_Task statement_
Write each entry down again precisely, skipping nothing.

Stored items
________________________
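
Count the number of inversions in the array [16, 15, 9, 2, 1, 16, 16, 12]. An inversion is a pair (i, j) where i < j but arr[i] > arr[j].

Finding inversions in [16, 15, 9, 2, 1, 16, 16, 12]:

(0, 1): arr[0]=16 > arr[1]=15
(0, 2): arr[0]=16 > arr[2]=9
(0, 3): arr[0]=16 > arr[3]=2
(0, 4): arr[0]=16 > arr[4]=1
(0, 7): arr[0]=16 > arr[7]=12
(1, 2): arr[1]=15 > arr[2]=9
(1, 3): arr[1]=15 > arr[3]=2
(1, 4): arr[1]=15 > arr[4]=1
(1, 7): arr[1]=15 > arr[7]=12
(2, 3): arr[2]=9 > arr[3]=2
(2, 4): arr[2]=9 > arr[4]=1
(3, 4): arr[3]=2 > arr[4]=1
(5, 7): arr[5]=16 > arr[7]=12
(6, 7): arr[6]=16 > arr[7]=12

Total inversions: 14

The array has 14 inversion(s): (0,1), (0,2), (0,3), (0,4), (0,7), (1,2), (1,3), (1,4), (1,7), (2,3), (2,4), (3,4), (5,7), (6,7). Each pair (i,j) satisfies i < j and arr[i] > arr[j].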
________________________
_Answer to this exercise_
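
Count the number of inversions in the array [16, 15, 9, 2, 1, 16, 16, 12]. An inversion is a pair (i, j) where i < j but arr[i] > arr[j].

Finding inversions in [16, 15, 9, 2, 1, 16, 16, 12]:

(0, 1): arr[0]=16 > arr[1]=15
(0, 2): arr[0]=16 > arr[2]=9
(0, 3): arr[0]=16 > arr[3]=2
(0, 4): arr[0]=16 > arr[4]=1
(0, 7): arr[0]=16 > arr[7]=12
(1, 2): arr[1]=15 > arr[2]=9
(1, 3): arr[1]=15 > arr[3]=2
(1, 4): arr[1]=15 > arr[4]=1
(1, 7): arr[1]=15 > arr[7]=12
(2, 3): arr[2]=9 > arr[3]=2
(2, 4): arr[2]=9 > arr[4]=1
(3, 4): arr[3]=2 > arr[4]=1
(5, 7): arr[5]=16 > arr[7]=12
(6, 7): arr[6]=16 > arr[7]=12

Total inversions: 14

The array has 14 inversion(s): (0,1), (0,2), (0,3), (0,4), (0,7), (1,2), (1,3), (1,4), (1,7), (2,3), (2,4), (3,4), (5,7), (6,7). Each pair (i,j) satisfies i < j and arr[i] > arr[j].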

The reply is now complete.